• Work instruction: Please return the full listing. Every line must match exactly.

(Task material begins)

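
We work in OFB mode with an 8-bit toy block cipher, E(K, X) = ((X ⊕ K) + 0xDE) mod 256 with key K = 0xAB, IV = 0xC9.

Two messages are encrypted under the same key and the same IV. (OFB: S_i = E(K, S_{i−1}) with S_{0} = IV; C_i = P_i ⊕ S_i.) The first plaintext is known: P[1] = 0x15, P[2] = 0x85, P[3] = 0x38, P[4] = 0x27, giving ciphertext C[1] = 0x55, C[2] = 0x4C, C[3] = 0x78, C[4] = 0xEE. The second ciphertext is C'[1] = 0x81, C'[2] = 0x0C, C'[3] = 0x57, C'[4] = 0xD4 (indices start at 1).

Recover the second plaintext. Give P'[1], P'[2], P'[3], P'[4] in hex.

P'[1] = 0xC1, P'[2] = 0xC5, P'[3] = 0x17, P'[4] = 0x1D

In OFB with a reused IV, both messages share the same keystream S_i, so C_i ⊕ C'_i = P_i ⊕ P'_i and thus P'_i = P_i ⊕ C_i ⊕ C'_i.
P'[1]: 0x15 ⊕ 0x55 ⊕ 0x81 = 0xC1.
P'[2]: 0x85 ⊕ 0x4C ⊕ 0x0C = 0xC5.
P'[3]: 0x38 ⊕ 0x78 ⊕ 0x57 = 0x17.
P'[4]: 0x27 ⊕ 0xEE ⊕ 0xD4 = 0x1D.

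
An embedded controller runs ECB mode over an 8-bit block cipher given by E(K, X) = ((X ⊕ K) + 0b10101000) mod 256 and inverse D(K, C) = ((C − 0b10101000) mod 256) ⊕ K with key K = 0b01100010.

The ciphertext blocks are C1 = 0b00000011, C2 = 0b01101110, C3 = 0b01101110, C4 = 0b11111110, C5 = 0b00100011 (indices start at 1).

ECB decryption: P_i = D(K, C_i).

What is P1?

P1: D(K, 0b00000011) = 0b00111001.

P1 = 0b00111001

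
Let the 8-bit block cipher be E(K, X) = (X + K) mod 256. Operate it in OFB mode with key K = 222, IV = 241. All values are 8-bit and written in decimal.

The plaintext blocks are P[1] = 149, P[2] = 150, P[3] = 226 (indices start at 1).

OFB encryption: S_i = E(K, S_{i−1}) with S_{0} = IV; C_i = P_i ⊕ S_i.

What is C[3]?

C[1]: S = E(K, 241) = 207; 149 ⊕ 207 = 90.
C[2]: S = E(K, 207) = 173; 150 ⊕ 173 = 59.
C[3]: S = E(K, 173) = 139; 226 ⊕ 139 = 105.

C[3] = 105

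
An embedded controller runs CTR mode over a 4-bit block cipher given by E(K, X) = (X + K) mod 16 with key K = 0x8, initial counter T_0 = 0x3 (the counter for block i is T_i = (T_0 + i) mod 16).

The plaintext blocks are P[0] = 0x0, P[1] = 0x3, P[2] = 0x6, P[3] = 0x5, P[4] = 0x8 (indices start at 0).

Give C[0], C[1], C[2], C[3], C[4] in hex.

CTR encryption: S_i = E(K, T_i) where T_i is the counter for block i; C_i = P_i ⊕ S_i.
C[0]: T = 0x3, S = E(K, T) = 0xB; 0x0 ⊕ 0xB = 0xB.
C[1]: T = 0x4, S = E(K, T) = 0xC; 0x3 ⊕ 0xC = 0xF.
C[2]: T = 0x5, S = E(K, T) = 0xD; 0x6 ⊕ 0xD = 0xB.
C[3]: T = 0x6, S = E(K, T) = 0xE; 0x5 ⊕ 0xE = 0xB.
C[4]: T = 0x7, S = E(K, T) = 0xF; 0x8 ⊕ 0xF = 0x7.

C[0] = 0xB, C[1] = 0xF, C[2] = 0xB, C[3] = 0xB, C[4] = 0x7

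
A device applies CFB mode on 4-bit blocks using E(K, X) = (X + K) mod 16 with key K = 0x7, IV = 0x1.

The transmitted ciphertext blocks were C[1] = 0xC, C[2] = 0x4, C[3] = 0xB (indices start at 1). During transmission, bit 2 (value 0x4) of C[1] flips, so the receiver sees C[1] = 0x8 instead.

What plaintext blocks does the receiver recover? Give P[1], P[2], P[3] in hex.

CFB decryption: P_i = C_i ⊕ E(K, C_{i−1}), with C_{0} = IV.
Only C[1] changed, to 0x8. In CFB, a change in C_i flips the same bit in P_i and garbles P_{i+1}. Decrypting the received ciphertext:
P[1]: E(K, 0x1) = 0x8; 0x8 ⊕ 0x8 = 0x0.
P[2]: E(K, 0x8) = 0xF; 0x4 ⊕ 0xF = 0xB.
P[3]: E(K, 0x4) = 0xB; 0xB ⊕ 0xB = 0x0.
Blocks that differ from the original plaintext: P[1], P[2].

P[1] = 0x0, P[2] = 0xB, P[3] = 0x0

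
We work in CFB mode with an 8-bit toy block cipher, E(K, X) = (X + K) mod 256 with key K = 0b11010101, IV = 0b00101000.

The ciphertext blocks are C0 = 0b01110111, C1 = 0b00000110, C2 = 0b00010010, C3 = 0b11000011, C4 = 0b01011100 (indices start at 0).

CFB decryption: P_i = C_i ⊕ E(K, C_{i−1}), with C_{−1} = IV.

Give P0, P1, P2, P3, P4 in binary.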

(Task material ends)

• Exercise output:
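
We work in OFB mode with an 8-bit toy block cipher, E(K, X) = ((X ⊕ K) + 0xDE) mod 256 with key K = 0xAB, IV = 0xC9.

Two messages are encrypted under the same key and the same IV. (OFB: S_i = E(K, S_{i−1}) with S_{0} = IV; C_i = P_i ⊕ S_i.) The first plaintext is known: P[1] = 0x15, P[2] = 0x85, P[3] = 0x38, P[4] = 0x27, giving ciphertext C[1] = 0x55, C[2] = 0x4C, C[3] = 0x78, C[4] = 0xEE. The second ciphertext is C'[1] = 0x81, C'[2] = 0x0C, C'[3] = 0x57, C'[4] = 0xD4 (indices start at 1).

Recover the second plaintext. Give P'[1], P'[2], P'[3], P'[4] in hex.

P'[1] = 0xC1, P'[2] = 0xC5, P'[3] = 0x17, P'[4] = 0x1D

In OFB with a reused IV, both messages share the same keystream S_i, so C_i ⊕ C'_i = P_i ⊕ P'_i and thus P'_i = P_i ⊕ C_i ⊕ C'_i.
P'[1]: 0x15 ⊕ 0x55 ⊕ 0x81 = 0xC1.
P'[2]: 0x85 ⊕ 0x4C ⊕ 0x0C = 0xC5.
P'[3]: 0x38 ⊕ 0x78 ⊕ 0x57 = 0x17.
P'[4]: 0x27 ⊕ 0xEE ⊕ 0xD4 = 0x1D.

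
An embedded controller runs ECB mode over an 8-bit block cipher given by E(K, X) = ((X ⊕ K) + 0b10101000) mod 256 and inverse D(K, C) = ((C − 0b10101000) mod 256) ⊕ K with key K = 0b01100010.

The ciphertext blocks are C1 = 0b00000011, C2 = 0b01101110, C3 = 0b01101110, C4 = 0b11111110, C5 = 0b00100011 (indices start at 1).

ECB decryption: P_i = D(K, C_i).

What is P1?

P1: D(K, 0b00000011) = 0b00111001.

P1 = 0b00111001

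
Let the 8-bit block cipher be E(K, X) = (X + K) mod 256. Operate it in OFB mode with key K = 222, IV = 241. All values are 8-bit and written in decimal.

The plaintext blocks are P[1] = 149, P[2] = 150, P[3] = 226 (indices start at 1).

OFB encryption: S_i = E(K, S_{i−1}) with S_{0} = IV; C_i = P_i ⊕ S_i.

What is C[3]?

C[1]: S = E(K, 241) = 207; 149 ⊕ 207 = 90.
C[2]: S = E(K, 207) = 173; 150 ⊕ 173 = 59.
C[3]: S = E(K, 173) = 139; 226 ⊕ 139 = 105.

C[3] = 105

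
An embedded controller runs CTR mode over a 4-bit block cipher given by E(K, X) = (X + K) mod 16 with key K = 0x8, initial counter T_0 = 0x3 (the counter for block i is T_i = (T_0 + i) mod 16).

The plaintext blocks are P[0] = 0x0, P[1] = 0x3, P[2] = 0x6, P[3] = 0x5, P[4] = 0x8 (indices start at 0).

Give C[0], C[1], C[2], C[3], C[4] in hex.

CTR encryption: S_i = E(K, T_i) where T_i is the counter for block i; C_i = P_i ⊕ S_i.
C[0]: T = 0x3, S = E(K, T) = 0xB; 0x0 ⊕ 0xB = 0xB.
C[1]: T = 0x4, S = E(K, T) = 0xC; 0x3 ⊕ 0xC = 0xF.
C[2]: T = 0x5, S = E(K, T) = 0xD; 0x6 ⊕ 0xD = 0xB.
C[3]: T = 0x6, S = E(K, T) = 0xE; 0x5 ⊕ 0xE = 0xB.
C[4]: T = 0x7, S = E(K, T) = 0xF; 0x8 ⊕ 0xF = 0x7.

C[0] = 0xB, C[1] = 0xF, C[2] = 0xB, C[3] = 0xB, C[4] = 0x7

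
A device applies CFB mode on 4-bit blocks using E(K, X) = (X + K) mod 16 with key K = 0x7, IV = 0x1.

The transmitted ciphertext blocks were C[1] = 0xC, C[2] = 0x4, C[3] = 0xB (indices start at 1). During transmission, bit 2 (value 0x4) of C[1] flips, so the receiver sees C[1] = 0x8 instead.

What plaintext blocks does the receiver recover? Give P[1], P[2], P[3] in hex.

CFB decryption: P_i = C_i ⊕ E(K, C_{i−1}), with C_{0} = IV.
Only C[1] changed, to 0x8. In CFB, a change in C_i flips the same bit in P_i and garbles P_{i+1}. Decrypting the received ciphertext:
P[1]: E(K, 0x1) = 0x8; 0x8 ⊕ 0x8 = 0x0.
P[2]: E(K, 0x8) = 0xF; 0x4 ⊕ 0xF = 0xB.
P[3]: E(K, 0x4) = 0xB; 0xB ⊕ 0xB = 0x0.
Blocks that differ from the original plaintext: P[1], P[2].

P[1] = 0x0, P[2] = 0xB, P[3] = 0x0

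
We work in CFB mode with an 8-bit toy block cipher, E(K, X) = (X + K) mod 256 with key K = 0b11010101, IV = 0b00101000.

The ciphertext blocks are C0 = 0b01110111, C1 = 0b00000110, C2 = 0b00010010, C3 = 0b11000011, C4 = 0b01011100 (indices start at 0).

CFB decryption: P_i = C_i ⊕ E(K, C_{i−1}), with C_{−1} = IV.

Give P0, P1, P2, P3, P4 in binary.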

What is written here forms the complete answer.